→ **Task directions**:
The answer must restate the records below word for word.

= Beginning of Section =

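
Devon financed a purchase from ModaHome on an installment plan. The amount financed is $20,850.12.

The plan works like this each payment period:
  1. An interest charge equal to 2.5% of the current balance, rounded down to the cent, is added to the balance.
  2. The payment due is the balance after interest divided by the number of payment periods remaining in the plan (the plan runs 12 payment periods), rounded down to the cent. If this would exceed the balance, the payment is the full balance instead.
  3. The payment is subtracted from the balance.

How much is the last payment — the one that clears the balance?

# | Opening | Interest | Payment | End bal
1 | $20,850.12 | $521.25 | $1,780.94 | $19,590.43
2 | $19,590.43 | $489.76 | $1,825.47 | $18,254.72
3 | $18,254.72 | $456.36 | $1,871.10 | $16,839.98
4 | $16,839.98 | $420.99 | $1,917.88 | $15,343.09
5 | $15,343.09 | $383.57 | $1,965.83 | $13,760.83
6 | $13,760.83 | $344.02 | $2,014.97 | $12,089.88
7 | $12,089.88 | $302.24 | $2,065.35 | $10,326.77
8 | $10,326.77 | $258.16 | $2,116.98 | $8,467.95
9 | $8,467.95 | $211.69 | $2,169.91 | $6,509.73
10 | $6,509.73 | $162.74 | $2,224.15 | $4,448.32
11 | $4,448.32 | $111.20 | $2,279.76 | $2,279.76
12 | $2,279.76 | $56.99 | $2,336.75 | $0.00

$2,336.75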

= End of Section =

→ **Response**:
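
Devon financed a purchase from ModaHome on an installment plan. The amount financed is $20,850.12.

The plan works like this each payment period:
  1. An interest charge equal to 2.5% of the current balance, rounded down to the cent, is added to the balance.
  2. The payment due is the balance after interest divided by the number of payment periods remaining in the plan (the plan runs 12 payment periods), rounded down to the cent. If this would exceed the balance, the payment is the full balance instead.
  3. The payment is subtracted from the balance.

How much is the last payment — the one that clears the balance?

# | Opening | Interest | Payment | End bal
1 | $20,850.12 | $521.25 | $1,780.94 | $19,590.43
2 | $19,590.43 | $489.76 | $1,825.47 | $18,254.72
3 | $18,254.72 | $456.36 | $1,871.10 | $16,839.98
4 | $16,839.98 | $420.99 | $1,917.88 | $15,343.09
5 | $15,343.09 | $383.57 | $1,965.83 | $13,760.83
6 | $13,760.83 | $344.02 | $2,014.97 | $12,089.88
7 | $12,089.88 | $302.24 | $2,065.35 | $10,326.77
8 | $10,326.77 | $258.16 | $2,116.98 | $8,467.95
9 | $8,467.95 | $211.69 | $2,169.91 | $6,509.73
10 | $6,509.73 | $162.74 | $2,224.15 | $4,448.32
11 | $4,448.32 | $111.20 | $2,279.76 | $2,279.76
12 | $2,279.76 | $56.99 | $2,336.75 | $0.00

$2,336.75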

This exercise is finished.